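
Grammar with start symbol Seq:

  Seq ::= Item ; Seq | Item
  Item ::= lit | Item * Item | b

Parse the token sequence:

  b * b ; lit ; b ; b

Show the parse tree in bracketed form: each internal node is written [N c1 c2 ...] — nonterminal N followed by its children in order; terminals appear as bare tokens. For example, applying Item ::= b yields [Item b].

[Seq [Item [Item b] * [Item b]] ; [Seq [Item lit] ; [Seq [Item b] ; [Seq [Item b]]]]]

Seq
Item ; Seq
Item * Item ; Seq
b * Item ; Seq
b * b ; Seq
b * b ; Item ; Seq
b * b ; lit ; Seq
b * b ; lit ; Item ; Seq
b * b ; lit ; b ; Seq
b * b ; lit ; b ; Item
b * b ; lit ; b ; b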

▬▬▬

What you will do:
Produce verbatim the lines starting at the one with "Item ::= lit | Item * Item | b" and ending at the last line of the material, both ends included. Add no other line.

Task response:
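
  Item ::= lit | Item * Item | b

Parse the token sequence:

  b * b ; lit ; b ; b

Show the parse tree in bracketed form: each internal node is written [N c1 c2 ...] — nonterminal N followed by its children in order; terminals appear as bare tokens. For example, applying Item ::= b yields [Item b].

[Seq [Item [Item b] * [Item b]] ; [Seq [Item lit] ; [Seq [Item b] ; [Seq [Item b]]]]]

Seq
Item ; Seq
Item * Item ; Seq
b * Item ; Seq
b * b ; Seq
b * b ; Item ; Seq
b * b ; lit ; Seq
b * b ; lit ; Item ; Seq
b * b ; lit ; b ; Seq
b * b ; lit ; b ; Item
b * b ; lit ; b ; b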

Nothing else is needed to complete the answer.